╔══

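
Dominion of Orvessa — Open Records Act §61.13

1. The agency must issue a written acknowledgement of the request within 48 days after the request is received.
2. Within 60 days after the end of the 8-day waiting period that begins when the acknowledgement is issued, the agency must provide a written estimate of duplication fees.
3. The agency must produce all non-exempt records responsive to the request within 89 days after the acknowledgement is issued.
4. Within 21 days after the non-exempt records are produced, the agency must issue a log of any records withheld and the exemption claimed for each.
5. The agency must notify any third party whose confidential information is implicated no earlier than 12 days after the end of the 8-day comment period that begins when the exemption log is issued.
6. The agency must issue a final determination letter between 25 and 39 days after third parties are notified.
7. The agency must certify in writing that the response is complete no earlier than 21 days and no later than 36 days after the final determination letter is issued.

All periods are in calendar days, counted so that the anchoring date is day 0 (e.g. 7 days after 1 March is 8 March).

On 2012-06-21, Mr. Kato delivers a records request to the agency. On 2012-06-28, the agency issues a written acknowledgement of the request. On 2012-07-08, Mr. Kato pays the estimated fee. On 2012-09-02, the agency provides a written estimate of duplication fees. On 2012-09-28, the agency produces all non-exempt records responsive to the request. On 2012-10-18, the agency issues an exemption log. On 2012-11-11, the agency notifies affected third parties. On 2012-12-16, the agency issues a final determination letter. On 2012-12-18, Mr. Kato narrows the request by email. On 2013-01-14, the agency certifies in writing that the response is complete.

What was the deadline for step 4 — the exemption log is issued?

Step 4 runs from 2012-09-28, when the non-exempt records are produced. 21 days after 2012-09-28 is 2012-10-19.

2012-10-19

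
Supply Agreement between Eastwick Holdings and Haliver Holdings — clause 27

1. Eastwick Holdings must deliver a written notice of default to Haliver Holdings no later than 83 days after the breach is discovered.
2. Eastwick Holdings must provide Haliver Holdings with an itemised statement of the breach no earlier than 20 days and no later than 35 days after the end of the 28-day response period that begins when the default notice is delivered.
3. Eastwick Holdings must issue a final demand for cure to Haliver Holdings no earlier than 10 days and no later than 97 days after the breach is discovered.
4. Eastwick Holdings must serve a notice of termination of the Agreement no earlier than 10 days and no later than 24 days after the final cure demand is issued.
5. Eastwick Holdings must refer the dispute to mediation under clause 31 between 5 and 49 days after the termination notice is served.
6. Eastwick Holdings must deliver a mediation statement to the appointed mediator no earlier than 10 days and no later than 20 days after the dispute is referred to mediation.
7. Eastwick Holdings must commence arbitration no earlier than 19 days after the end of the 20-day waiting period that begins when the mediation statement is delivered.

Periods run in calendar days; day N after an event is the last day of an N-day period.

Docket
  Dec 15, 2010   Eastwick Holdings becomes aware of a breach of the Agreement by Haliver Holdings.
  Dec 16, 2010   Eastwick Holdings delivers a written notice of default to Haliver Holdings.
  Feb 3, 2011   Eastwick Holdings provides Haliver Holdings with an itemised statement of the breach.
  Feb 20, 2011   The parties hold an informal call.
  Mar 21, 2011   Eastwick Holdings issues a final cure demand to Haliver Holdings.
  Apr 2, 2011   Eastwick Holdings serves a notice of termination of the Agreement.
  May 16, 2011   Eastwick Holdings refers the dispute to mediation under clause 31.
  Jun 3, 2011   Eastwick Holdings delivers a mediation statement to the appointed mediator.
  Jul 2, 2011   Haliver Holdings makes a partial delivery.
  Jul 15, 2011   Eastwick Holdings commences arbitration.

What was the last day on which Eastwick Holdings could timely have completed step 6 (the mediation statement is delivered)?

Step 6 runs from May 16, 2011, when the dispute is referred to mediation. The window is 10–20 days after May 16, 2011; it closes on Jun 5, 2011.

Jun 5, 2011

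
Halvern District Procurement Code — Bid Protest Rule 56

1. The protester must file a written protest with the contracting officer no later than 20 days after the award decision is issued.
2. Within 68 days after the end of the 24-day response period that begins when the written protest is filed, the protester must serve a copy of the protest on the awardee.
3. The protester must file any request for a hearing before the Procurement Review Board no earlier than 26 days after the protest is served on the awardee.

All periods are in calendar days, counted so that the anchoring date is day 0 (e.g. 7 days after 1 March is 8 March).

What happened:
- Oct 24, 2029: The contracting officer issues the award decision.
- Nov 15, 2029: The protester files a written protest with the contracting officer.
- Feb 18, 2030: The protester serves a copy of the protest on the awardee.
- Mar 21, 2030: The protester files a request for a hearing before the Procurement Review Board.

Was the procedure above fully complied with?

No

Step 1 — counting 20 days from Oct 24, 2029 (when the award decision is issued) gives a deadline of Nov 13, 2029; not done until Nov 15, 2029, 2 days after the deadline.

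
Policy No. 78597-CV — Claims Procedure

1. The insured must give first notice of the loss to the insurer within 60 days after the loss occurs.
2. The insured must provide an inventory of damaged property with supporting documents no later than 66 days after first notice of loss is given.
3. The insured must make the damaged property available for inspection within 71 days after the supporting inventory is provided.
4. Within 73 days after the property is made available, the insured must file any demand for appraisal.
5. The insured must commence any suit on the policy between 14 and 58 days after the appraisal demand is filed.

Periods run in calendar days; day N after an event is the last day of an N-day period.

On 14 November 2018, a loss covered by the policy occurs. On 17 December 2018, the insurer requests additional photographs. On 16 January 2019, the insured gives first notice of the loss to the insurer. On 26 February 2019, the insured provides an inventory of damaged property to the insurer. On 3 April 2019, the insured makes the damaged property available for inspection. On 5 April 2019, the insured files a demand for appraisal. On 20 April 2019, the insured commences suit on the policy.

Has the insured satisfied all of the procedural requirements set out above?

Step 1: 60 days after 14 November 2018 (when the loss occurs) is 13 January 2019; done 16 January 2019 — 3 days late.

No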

╚══

How to complete this task >> Copy each line in the entries above where "default" turns up.

Solution to this exercise >>
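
1. Eastwick Holdings must deliver a written notice of default to Haliver Holdings no later than 83 days after the breach is discovered.
2. Eastwick Holdings must provide Haliver Holdings with an itemised statement of the breach no earlier than 20 days and no later than 35 days after the end of the 28-day response period that begins when the default notice is delivered.
  Dec 16, 2010   Eastwick Holdings delivers a written notice of default to Haliver Holdings.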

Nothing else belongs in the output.